▶ EXERCISE PROMPT
From the first line to the last, print the records exactly.

BEGIN DATA TO PROCESS

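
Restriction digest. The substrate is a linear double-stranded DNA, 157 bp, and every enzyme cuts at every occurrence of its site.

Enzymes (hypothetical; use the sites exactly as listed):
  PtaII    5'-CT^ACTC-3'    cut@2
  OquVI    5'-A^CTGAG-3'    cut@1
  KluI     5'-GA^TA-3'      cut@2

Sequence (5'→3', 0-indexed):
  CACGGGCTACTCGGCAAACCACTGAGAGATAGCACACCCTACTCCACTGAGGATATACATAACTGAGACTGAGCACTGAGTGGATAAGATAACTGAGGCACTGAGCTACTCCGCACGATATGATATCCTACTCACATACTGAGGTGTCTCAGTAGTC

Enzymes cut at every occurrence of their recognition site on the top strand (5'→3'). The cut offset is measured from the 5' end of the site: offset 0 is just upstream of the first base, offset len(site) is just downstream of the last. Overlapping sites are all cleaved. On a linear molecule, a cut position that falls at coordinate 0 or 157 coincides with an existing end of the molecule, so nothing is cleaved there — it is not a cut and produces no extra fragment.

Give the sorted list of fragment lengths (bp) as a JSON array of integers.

[3,5,5,6,6,6,7,7,7,8,8,8,9,9,9,11,11,13,19]

Site scan:
  PtaII CTACTC/2: at [6, 38, 105, 127] ⇒ [8, 40, 107, 129]
  OquVI ACTGAG/1: at [20, 45, 61, 67, 74, 91, 99, 137] ⇒ [21, 46, 62, 68, 75, 92, 100, 138]
  KluI GATA/2: at [27, 51, 82, 87, 116, 121] ⇒ [29, 53, 84, 89, 118, 123]

All cut coordinates (distinct, sorted): [8, 21, 29, 40, 46, 53, 62, 68, 75, 84, 89, 92, 100, 107, 118, 123, 129, 138]

Fragment lengths:
  [0,8): 8 bp
  [8,21): 13 bp
  [21,29): 8 bp
  [29,40): 11 bp
  [40,46): 6 bp
  [46,53): 7 bp
  [53,62): 9 bp
  [62,68): 6 bp
  [68,75): 7 bp
  [75,84): 9 bp
  [84,89): 5 bp
  [89,92): 3 bp
  [92,100): 8 bp
  [100,107): 7 bp
  [107,118): 11 bp
  [118,123): 5 bp
  [123,129): 6 bp
  [129,138): 9 bp
  [138,157): 19 bp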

END DATA TO PROCESS

▶ SOLUTION BELOW
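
Restriction digest. The substrate is a linear double-stranded DNA, 157 bp, and every enzyme cuts at every occurrence of its site.

Enzymes (hypothetical; use the sites exactly as listed):
  PtaII    5'-CT^ACTC-3'    cut@2
  OquVI    5'-A^CTGAG-3'    cut@1
  KluI     5'-GA^TA-3'      cut@2

Sequence (5'→3', 0-indexed):
  CACGGGCTACTCGGCAAACCACTGAGAGATAGCACACCCTACTCCACTGAGGATATACATAACTGAGACTGAGCACTGAGTGGATAAGATAACTGAGGCACTGAGCTACTCCGCACGATATGATATCCTACTCACATACTGAGGTGTCTCAGTAGTC

Enzymes cut at every occurrence of their recognition site on the top strand (5'→3'). The cut offset is measured from the 5' end of the site: offset 0 is just upstream of the first base, offset len(site) is just downstream of the last. Overlapping sites are all cleaved. On a linear molecule, a cut position that falls at coordinate 0 or 157 coincides with an existing end of the molecule, so nothing is cleaved there — it is not a cut and produces no extra fragment.

Give the sorted list of fragment lengths (bp) as a JSON array of integers.

[3,5,5,6,6,6,7,7,7,8,8,8,9,9,9,11,11,13,19]

Site scan:
  PtaII CTACTC/2: at [6, 38, 105, 127] ⇒ [8, 40, 107, 129]
  OquVI ACTGAG/1: at [20, 45, 61, 67, 74, 91, 99, 137] ⇒ [21, 46, 62, 68, 75, 92, 100, 138]
  KluI GATA/2: at [27, 51, 82, 87, 116, 121] ⇒ [29, 53, 84, 89, 118, 123]

All cut coordinates (distinct, sorted): [8, 21, 29, 40, 46, 53, 62, 68, 75, 84, 89, 92, 100, 107, 118, 123, 129, 138]

Fragment lengths:
  [0,8): 8 bp
  [8,21): 13 bp
  [21,29): 8 bp
  [29,40): 11 bp
  [40,46): 6 bp
  [46,53): 7 bp
  [53,62): 9 bp
  [62,68): 6 bp
  [68,75): 7 bp
  [75,84): 9 bp
  [84,89): 5 bp
  [89,92): 3 bp
  [92,100): 8 bp
  [100,107): 7 bp
  [107,118): 11 bp
  [118,123): 5 bp
  [123,129): 6 bp
  [129,138): 9 bp
  [138,157): 19 bp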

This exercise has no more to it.